* Exercise description: Return the line that contains "Given a linear" plus every line after it to the end of the entries below, exactly as given, and stop there.

* Data shown:
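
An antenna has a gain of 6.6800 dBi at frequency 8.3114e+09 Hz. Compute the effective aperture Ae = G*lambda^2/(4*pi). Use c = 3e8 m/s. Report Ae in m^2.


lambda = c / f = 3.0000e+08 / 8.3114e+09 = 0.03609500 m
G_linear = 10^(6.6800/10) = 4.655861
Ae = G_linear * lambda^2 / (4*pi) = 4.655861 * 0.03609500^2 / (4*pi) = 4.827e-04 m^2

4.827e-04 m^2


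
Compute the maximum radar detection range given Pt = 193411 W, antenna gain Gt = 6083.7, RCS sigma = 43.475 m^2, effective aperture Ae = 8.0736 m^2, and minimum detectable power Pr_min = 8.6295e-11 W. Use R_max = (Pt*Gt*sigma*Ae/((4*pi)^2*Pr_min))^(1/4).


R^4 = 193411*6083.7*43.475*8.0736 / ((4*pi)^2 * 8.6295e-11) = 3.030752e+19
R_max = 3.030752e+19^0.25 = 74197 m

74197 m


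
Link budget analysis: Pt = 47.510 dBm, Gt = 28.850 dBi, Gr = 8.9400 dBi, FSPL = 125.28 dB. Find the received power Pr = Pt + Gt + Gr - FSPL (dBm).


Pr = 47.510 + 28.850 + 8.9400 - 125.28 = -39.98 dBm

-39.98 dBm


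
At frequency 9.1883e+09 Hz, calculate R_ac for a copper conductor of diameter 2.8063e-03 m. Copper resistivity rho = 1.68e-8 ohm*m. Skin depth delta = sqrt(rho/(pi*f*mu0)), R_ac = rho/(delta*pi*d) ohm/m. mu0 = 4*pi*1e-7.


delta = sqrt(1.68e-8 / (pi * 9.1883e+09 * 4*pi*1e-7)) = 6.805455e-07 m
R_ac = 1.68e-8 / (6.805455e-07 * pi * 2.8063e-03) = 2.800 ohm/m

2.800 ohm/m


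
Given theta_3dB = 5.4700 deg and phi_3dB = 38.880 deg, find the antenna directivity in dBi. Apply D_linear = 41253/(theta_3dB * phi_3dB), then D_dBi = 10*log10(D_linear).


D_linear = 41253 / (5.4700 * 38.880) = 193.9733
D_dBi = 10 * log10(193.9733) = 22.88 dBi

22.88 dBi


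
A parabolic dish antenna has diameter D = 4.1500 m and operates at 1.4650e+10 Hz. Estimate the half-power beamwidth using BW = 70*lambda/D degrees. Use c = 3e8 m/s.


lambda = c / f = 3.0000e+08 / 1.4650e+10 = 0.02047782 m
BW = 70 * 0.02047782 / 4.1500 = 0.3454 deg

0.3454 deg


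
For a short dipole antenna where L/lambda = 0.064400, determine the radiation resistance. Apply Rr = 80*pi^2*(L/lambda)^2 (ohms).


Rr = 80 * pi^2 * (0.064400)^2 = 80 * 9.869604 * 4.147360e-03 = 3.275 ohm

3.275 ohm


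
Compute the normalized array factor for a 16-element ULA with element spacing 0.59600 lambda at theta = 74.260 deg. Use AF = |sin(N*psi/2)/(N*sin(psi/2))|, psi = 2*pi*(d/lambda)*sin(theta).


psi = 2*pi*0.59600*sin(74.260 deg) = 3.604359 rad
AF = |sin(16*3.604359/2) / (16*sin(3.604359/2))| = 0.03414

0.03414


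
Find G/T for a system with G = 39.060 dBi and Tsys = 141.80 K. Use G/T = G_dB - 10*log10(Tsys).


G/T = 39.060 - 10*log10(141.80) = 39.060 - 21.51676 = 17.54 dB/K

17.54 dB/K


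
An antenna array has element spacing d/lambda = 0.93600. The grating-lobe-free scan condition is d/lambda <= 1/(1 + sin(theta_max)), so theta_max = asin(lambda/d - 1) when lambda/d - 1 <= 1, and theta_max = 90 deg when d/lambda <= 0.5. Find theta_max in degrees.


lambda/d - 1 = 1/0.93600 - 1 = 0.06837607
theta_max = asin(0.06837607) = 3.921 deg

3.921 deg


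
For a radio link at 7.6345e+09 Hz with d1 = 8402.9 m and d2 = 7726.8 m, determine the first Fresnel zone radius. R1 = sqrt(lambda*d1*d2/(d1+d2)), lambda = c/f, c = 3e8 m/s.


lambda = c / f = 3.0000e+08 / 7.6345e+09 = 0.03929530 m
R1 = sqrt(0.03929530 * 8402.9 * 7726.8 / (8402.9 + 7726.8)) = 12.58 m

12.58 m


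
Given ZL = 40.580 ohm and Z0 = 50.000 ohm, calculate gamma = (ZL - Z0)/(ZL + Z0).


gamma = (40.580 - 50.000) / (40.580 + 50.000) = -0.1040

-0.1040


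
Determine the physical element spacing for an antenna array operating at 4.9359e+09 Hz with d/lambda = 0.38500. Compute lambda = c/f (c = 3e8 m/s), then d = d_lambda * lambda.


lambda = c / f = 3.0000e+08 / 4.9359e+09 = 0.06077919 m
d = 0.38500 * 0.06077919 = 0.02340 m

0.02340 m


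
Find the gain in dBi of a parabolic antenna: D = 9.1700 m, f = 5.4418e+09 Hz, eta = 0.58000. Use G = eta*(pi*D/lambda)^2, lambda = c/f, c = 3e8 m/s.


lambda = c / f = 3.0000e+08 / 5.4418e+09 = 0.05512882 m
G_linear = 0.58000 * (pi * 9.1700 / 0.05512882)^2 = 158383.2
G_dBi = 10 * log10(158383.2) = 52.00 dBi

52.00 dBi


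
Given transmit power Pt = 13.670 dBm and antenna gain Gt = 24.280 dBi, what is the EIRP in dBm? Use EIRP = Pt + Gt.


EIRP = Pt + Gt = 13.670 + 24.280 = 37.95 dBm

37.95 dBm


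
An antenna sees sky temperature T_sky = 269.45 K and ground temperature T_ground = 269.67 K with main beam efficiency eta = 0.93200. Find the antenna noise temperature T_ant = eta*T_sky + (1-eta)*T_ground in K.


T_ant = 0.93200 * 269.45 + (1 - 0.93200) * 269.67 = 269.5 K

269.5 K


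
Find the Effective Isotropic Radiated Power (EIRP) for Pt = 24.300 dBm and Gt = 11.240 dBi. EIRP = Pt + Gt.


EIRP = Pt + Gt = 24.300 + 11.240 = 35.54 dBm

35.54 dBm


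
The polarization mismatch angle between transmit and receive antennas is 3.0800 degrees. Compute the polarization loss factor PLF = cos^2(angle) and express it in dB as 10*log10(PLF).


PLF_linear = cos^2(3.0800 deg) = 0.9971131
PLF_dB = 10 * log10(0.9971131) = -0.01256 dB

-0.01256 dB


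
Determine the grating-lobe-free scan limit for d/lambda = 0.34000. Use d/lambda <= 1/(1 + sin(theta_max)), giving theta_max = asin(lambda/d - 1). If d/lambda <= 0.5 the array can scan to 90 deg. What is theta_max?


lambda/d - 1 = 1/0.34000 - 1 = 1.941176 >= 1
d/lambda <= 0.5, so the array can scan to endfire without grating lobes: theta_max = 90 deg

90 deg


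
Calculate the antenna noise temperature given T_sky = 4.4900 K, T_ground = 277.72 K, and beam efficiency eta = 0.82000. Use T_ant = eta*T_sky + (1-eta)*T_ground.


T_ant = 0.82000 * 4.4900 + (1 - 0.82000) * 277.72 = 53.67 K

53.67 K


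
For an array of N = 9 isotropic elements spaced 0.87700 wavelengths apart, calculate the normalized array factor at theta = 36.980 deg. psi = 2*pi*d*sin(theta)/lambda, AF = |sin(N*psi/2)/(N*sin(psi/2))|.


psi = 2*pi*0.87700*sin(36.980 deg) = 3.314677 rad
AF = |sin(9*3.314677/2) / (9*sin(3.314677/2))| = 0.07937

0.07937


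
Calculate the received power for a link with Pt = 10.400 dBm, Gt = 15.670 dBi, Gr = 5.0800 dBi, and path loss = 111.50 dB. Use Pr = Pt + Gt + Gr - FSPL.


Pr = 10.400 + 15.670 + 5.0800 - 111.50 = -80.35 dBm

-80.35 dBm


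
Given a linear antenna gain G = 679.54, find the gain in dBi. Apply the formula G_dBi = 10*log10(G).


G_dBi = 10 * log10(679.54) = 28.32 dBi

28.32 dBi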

* Answer section:
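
Given a linear antenna gain G = 679.54, find the gain in dBi. Apply the formula G_dBi = 10*log10(G).


G_dBi = 10 * log10(679.54) = 28.32 dBi

28.32 dBi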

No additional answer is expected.